## WHAT TO WORK ON:
Could each record be written out again exactly as it stands?

## SUPPLIED MATERIAL:
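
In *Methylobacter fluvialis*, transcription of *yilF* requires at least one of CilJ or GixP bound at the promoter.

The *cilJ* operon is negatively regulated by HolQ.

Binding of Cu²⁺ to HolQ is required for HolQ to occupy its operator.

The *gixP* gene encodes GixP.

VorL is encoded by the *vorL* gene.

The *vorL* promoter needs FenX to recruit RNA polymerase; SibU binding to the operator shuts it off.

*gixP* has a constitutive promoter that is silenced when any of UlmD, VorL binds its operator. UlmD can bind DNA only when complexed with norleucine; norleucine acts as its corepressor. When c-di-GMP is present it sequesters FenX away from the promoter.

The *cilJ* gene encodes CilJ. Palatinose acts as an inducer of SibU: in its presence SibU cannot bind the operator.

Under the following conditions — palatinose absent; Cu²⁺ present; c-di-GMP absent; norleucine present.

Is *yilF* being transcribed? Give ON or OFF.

OFF

Cu²⁺ is present, so HolQ is active.
With repressor HolQ bound, *cilJ* is not transcribed.
So CilJ is not produced.
Norleucine is present, so UlmD is active.
c-di-GMP is absent, so FenX is active.
Palatinose is absent, so SibU is active.
With repressor SibU bound, *vorL* is not transcribed.
So VorL is not produced.
With repressor UlmD bound, *gixP* is not transcribed.
So GixP is not produced.
No activator is available at the *yilF* promoter, so *yilF* is not transcribed.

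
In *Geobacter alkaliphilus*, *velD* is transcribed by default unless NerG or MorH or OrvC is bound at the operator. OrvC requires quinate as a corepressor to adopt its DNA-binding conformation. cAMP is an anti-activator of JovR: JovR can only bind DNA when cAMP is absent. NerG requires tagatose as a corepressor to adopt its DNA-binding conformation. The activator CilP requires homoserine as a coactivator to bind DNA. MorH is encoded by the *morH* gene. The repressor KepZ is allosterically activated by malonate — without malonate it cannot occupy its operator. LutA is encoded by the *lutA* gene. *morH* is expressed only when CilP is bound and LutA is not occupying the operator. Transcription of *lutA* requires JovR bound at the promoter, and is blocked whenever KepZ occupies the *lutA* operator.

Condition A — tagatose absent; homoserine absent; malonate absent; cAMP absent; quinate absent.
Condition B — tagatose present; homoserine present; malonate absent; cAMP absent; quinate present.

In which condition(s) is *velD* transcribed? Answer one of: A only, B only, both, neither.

A only

Condition A:
Tagatose is absent, so NerG is inactive.
Homoserine is absent, so CilP is inactive.
Malonate is absent, so KepZ is inactive.
cAMP is absent, so JovR is active.
No repressor is bound and JovR is active, so *lutA* is transcribed.
So LutA is produced and active.
With repressor LutA bound, *morH* is not transcribed.
So MorH is not produced.
Quinate is absent, so OrvC is inactive.
With no repressor bound, *velD* is transcribed.
→ *velD* is ON in A.
Condition B:
Tagatose is present, so NerG is active.
Homoserine is present, so CilP is active.
Malonate is absent, so KepZ is inactive.
cAMP is absent, so JovR is active.
No repressor is bound and JovR is active, so *lutA* is transcribed.
So LutA is produced and active.
With repressor LutA bound, *morH* is not transcribed.
So MorH is not produced.
Quinate is present, so OrvC is active.
With repressor NerG bound, *velD* is not transcribed.
→ *velD* is OFF in B.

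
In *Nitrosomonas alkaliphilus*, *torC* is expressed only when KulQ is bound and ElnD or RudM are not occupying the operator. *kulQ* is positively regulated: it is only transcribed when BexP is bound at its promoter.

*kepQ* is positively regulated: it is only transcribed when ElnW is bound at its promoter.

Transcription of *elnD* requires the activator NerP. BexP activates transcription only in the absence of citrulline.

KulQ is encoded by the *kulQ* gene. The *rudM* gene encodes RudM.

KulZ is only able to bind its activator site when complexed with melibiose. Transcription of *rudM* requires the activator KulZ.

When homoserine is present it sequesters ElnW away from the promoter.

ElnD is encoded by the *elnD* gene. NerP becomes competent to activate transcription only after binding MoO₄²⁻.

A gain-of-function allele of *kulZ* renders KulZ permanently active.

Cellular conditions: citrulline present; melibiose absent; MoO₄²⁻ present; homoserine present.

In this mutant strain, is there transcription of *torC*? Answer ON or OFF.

MoO₄²⁻ is present, so NerP is active.
No repressor is bound and NerP is active, so *elnD* is transcribed.
So ElnD is produced and active.
KulZ is constitutively active in this strain.
No repressor is bound and KulZ is active, so *rudM* is transcribed.
So RudM is produced and active.
Citrulline is present, so BexP is inactive.
Required activator BexP is absent, so *kulQ* is not transcribed.
So KulQ is not produced.
With repressor ElnD bound, *torC* is not transcribed.

OFF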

## FINISHED TASK:
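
In *Methylobacter fluvialis*, transcription of *yilF* requires at least one of CilJ or GixP bound at the promoter.

The *cilJ* operon is negatively regulated by HolQ.

Binding of Cu²⁺ to HolQ is required for HolQ to occupy its operator.

The *gixP* gene encodes GixP.

VorL is encoded by the *vorL* gene.

The *vorL* promoter needs FenX to recruit RNA polymerase; SibU binding to the operator shuts it off.

*gixP* has a constitutive promoter that is silenced when any of UlmD, VorL binds its operator. UlmD can bind DNA only when complexed with norleucine; norleucine acts as its corepressor. When c-di-GMP is present it sequesters FenX away from the promoter.

The *cilJ* gene encodes CilJ. Palatinose acts as an inducer of SibU: in its presence SibU cannot bind the operator.

Under the following conditions — palatinose absent; Cu²⁺ present; c-di-GMP absent; norleucine present.

Is *yilF* being transcribed? Give ON or OFF.

OFF

Cu²⁺ is present, so HolQ is active.
With repressor HolQ bound, *cilJ* is not transcribed.
So CilJ is not produced.
Norleucine is present, so UlmD is active.
c-di-GMP is absent, so FenX is active.
Palatinose is absent, so SibU is active.
With repressor SibU bound, *vorL* is not transcribed.
So VorL is not produced.
With repressor UlmD bound, *gixP* is not transcribed.
So GixP is not produced.
No activator is available at the *yilF* promoter, so *yilF* is not transcribed.

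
In *Geobacter alkaliphilus*, *velD* is transcribed by default unless NerG or MorH or OrvC is bound at the operator. OrvC requires quinate as a corepressor to adopt its DNA-binding conformation. cAMP is an anti-activator of JovR: JovR can only bind DNA when cAMP is absent. NerG requires tagatose as a corepressor to adopt its DNA-binding conformation. The activator CilP requires homoserine as a coactivator to bind DNA. MorH is encoded by the *morH* gene. The repressor KepZ is allosterically activated by malonate — without malonate it cannot occupy its operator. LutA is encoded by the *lutA* gene. *morH* is expressed only when CilP is bound and LutA is not occupying the operator. Transcription of *lutA* requires JovR bound at the promoter, and is blocked whenever KepZ occupies the *lutA* operator.

Condition A — tagatose absent; homoserine absent; malonate absent; cAMP absent; quinate absent.
Condition B — tagatose present; homoserine present; malonate absent; cAMP absent; quinate present.

In which condition(s) is *velD* transcribed? Answer one of: A only, B only, both, neither.

A only

Condition A:
Tagatose is absent, so NerG is inactive.
Homoserine is absent, so CilP is inactive.
Malonate is absent, so KepZ is inactive.
cAMP is absent, so JovR is active.
No repressor is bound and JovR is active, so *lutA* is transcribed.
So LutA is produced and active.
With repressor LutA bound, *morH* is not transcribed.
So MorH is not produced.
Quinate is absent, so OrvC is inactive.
With no repressor bound, *velD* is transcribed.
→ *velD* is ON in A.
Condition B:
Tagatose is present, so NerG is active.
Homoserine is present, so CilP is active.
Malonate is absent, so KepZ is inactive.
cAMP is absent, so JovR is active.
No repressor is bound and JovR is active, so *lutA* is transcribed.
So LutA is produced and active.
With repressor LutA bound, *morH* is not transcribed.
So MorH is not produced.
Quinate is present, so OrvC is active.
With repressor NerG bound, *velD* is not transcribed.
→ *velD* is OFF in B.

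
In *Nitrosomonas alkaliphilus*, *torC* is expressed only when KulQ is bound and ElnD or RudM are not occupying the operator. *kulQ* is positively regulated: it is only transcribed when BexP is bound at its promoter.

*kepQ* is positively regulated: it is only transcribed when ElnW is bound at its promoter.

Transcription of *elnD* requires the activator NerP. BexP activates transcription only in the absence of citrulline.

KulQ is encoded by the *kulQ* gene. The *rudM* gene encodes RudM.

KulZ is only able to bind its activator site when complexed with melibiose. Transcription of *rudM* requires the activator KulZ.

When homoserine is present it sequesters ElnW away from the promoter.

ElnD is encoded by the *elnD* gene. NerP becomes competent to activate transcription only after binding MoO₄²⁻.

A gain-of-function allele of *kulZ* renders KulZ permanently active.

Cellular conditions: citrulline present; melibiose absent; MoO₄²⁻ present; homoserine present.

In this mutant strain, is there transcription of *torC*? Answer ON or OFF.

MoO₄²⁻ is present, so NerP is active.
No repressor is bound and NerP is active, so *elnD* is transcribed.
So ElnD is produced and active.
KulZ is constitutively active in this strain.
No repressor is bound and KulZ is active, so *rudM* is transcribed.
So RudM is produced and active.
Citrulline is present, so BexP is inactive.
Required activator BexP is absent, so *kulQ* is not transcribed.
So KulQ is not produced.
With repressor ElnD bound, *torC* is not transcribed.

OFF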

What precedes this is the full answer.